DIRECTIONS:
Nothing outside the range below should be printed. Output exactly the lines from the line with "node16 -> node15" to the line with "Cercopithecus -> node18", both included.

..............................

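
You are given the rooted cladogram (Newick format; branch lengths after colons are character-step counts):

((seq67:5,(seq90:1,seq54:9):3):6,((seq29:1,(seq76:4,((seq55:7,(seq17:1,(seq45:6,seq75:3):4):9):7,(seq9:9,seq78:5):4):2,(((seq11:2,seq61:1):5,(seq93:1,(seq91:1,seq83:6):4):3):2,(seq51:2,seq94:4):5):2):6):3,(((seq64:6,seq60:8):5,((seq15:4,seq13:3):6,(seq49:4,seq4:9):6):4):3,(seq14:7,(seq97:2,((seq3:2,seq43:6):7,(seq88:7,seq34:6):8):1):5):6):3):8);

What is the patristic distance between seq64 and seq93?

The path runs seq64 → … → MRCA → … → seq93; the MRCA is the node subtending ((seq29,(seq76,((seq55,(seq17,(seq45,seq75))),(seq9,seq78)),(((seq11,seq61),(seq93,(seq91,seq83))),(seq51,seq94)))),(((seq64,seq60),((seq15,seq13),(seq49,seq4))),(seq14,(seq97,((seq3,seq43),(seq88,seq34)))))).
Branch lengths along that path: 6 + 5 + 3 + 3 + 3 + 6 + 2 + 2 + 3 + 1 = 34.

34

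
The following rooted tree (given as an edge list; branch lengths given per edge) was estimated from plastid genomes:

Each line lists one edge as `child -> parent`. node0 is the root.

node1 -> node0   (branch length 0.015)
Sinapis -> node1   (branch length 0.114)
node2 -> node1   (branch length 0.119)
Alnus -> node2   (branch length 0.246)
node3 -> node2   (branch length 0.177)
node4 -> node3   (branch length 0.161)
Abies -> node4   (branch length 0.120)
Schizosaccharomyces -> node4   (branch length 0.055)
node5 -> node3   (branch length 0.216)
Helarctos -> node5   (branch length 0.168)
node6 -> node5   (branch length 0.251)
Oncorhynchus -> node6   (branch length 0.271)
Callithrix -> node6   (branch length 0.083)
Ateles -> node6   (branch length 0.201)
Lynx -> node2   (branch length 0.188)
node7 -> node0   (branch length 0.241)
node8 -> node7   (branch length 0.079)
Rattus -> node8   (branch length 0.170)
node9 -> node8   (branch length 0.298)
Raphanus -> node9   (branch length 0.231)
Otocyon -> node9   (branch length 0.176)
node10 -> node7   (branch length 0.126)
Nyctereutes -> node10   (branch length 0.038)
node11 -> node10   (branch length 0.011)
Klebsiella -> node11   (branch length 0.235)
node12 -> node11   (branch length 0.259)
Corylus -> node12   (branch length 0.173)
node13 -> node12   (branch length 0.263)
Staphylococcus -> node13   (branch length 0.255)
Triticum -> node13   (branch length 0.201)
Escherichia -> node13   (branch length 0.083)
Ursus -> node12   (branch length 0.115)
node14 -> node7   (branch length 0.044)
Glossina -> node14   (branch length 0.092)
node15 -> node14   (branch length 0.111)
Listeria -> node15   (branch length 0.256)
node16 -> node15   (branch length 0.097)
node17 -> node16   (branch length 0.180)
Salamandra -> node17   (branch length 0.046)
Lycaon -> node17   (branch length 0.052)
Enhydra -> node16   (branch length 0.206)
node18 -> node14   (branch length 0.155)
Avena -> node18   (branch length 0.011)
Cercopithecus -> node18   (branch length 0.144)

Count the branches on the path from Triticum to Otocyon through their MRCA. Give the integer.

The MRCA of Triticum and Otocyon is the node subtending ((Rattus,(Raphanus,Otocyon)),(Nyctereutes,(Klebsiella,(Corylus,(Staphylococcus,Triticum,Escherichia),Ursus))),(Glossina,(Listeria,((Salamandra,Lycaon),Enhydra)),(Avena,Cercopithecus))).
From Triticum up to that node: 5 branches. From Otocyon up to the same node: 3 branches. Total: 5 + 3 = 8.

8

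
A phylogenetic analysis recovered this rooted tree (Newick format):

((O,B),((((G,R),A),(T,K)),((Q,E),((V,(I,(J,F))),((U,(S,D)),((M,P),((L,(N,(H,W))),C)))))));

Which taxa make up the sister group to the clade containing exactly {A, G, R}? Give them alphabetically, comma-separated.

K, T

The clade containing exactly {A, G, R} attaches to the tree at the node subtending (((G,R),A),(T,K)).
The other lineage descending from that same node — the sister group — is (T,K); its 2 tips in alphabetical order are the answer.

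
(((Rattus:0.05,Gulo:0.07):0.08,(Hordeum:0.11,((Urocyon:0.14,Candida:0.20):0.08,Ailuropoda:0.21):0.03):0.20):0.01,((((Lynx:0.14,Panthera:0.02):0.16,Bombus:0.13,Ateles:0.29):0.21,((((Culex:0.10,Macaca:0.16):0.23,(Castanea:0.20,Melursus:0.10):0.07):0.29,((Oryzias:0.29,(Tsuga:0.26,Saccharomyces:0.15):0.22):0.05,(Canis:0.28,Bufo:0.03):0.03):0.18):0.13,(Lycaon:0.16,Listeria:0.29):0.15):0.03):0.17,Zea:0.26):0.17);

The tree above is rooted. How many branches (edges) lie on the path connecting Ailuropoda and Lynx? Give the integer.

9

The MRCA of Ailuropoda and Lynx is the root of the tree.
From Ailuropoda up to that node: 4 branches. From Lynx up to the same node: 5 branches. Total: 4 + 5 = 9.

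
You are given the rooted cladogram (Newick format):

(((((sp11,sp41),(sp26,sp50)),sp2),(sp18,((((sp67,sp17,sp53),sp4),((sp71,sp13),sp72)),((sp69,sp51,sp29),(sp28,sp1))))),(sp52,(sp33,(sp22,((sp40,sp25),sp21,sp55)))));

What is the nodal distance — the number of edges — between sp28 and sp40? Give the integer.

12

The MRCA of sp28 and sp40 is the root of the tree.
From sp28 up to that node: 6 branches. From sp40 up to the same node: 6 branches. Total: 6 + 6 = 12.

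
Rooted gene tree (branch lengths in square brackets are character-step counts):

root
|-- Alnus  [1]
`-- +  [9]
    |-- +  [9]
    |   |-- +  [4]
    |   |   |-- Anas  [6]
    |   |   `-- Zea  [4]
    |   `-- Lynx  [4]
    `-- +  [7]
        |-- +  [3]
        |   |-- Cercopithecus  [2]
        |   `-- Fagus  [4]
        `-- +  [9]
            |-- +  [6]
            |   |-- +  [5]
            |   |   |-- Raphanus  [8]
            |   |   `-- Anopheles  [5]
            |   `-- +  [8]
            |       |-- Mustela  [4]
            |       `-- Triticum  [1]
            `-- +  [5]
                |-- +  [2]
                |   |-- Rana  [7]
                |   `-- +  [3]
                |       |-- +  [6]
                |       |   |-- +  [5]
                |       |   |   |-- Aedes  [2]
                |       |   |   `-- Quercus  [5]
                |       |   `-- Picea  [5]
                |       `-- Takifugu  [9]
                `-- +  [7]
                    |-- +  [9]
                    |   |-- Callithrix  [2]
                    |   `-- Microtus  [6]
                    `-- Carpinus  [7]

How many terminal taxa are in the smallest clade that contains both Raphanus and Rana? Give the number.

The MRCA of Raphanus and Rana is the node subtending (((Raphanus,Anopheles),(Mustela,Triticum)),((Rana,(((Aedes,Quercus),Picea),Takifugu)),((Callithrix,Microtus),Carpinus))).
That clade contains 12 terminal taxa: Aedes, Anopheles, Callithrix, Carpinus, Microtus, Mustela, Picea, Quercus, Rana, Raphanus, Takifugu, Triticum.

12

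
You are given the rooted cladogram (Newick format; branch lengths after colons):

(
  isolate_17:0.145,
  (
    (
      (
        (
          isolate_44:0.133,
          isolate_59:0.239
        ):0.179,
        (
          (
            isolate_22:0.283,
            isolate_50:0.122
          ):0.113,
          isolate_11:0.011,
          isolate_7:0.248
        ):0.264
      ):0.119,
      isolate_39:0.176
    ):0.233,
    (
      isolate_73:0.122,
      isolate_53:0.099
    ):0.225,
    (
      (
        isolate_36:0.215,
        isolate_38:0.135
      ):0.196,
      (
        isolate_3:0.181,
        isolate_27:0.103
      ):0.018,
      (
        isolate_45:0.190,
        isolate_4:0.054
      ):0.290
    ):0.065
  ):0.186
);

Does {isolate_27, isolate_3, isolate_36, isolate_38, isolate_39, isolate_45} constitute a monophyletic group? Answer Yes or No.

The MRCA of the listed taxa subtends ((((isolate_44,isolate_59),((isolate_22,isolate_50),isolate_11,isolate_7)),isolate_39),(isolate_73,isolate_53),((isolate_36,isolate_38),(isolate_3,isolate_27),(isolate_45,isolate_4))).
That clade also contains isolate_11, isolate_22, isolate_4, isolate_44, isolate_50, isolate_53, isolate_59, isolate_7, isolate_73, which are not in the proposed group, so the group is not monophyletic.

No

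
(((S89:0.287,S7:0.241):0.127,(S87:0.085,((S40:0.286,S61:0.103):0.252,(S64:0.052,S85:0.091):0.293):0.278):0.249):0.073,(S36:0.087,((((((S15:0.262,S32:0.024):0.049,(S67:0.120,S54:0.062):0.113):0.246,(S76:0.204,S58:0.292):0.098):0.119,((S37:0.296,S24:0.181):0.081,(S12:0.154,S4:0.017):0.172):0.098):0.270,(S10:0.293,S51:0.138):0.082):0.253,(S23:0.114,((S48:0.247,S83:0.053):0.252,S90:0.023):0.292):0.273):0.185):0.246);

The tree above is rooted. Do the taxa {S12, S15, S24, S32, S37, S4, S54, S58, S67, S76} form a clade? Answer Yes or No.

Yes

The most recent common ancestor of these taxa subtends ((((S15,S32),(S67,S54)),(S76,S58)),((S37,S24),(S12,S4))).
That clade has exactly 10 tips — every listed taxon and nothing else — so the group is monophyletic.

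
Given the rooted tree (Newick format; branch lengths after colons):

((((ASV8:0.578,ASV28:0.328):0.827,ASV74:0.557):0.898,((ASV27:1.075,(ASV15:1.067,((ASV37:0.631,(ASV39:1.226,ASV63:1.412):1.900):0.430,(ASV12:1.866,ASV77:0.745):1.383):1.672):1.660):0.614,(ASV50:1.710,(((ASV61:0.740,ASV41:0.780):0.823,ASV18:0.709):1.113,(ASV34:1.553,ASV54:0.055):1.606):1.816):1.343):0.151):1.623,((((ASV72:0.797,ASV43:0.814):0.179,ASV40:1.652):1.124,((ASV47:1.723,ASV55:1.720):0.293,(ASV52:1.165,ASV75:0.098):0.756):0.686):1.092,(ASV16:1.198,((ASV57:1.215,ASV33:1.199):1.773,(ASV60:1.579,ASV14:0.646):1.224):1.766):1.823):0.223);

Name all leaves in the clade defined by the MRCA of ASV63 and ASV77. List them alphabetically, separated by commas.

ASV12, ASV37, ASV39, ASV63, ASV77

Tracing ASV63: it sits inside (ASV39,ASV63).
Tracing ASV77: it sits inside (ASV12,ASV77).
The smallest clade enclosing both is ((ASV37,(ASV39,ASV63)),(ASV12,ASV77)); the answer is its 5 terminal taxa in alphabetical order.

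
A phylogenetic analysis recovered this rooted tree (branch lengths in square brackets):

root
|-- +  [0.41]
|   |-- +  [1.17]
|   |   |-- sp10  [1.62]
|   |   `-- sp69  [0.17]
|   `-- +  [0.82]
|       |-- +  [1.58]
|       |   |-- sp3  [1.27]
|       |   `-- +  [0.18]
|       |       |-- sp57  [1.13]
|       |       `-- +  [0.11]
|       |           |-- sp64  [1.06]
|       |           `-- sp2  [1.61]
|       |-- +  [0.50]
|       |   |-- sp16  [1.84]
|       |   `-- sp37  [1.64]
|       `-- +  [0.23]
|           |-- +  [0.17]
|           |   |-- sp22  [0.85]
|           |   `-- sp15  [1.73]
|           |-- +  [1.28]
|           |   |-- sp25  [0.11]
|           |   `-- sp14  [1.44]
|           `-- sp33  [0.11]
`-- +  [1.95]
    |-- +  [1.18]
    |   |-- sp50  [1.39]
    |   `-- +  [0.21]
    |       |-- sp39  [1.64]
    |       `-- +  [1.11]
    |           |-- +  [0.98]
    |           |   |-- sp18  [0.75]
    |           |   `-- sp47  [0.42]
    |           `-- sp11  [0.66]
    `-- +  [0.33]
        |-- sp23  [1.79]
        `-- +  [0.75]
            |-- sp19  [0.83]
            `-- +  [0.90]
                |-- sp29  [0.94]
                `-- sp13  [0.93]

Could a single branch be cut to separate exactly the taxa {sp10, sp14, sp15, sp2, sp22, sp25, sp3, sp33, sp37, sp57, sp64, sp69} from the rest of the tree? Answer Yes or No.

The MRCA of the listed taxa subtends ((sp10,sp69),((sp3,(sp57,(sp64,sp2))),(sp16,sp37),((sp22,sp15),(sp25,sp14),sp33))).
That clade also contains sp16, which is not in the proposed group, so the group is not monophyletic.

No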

..............................

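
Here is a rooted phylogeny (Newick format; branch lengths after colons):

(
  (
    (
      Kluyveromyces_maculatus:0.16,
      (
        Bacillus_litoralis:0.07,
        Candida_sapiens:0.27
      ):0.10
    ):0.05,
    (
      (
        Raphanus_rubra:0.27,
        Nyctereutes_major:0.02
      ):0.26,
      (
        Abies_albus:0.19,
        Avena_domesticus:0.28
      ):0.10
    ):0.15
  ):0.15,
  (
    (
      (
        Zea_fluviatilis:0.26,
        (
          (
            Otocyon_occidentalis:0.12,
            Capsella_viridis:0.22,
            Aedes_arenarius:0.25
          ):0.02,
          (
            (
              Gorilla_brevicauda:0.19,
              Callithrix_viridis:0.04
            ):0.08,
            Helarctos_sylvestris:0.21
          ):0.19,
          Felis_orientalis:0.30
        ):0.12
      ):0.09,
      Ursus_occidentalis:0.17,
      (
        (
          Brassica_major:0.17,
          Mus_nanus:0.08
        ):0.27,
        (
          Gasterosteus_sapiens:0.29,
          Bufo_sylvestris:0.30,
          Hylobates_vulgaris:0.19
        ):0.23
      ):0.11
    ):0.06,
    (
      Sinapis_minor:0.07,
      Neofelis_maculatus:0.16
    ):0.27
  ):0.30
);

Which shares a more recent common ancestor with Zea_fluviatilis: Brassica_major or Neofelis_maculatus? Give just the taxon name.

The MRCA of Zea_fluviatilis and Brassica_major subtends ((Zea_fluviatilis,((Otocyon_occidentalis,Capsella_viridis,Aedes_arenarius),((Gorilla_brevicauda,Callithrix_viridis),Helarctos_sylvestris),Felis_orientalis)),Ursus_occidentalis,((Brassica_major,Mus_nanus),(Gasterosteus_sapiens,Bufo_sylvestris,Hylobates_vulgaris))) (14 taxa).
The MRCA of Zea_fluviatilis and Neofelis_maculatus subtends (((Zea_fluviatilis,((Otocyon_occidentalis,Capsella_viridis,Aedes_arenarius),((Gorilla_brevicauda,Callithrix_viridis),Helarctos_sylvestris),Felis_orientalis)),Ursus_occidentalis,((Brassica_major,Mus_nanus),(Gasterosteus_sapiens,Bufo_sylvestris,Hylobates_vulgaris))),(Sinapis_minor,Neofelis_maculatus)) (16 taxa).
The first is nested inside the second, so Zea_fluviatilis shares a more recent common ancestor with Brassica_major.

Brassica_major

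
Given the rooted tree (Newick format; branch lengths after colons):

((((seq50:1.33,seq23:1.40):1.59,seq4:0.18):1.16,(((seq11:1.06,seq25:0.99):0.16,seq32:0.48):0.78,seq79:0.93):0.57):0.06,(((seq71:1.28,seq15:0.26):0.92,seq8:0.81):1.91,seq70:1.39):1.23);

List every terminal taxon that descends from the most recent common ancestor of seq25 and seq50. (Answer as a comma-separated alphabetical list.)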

..............................

TASK ANSWER:
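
node16 -> node15   (branch length 0.097)
node17 -> node16   (branch length 0.180)
Salamandra -> node17   (branch length 0.046)
Lycaon -> node17   (branch length 0.052)
Enhydra -> node16   (branch length 0.206)
node18 -> node14   (branch length 0.155)
Avena -> node18   (branch length 0.011)
Cercopithecus -> node18   (branch length 0.144)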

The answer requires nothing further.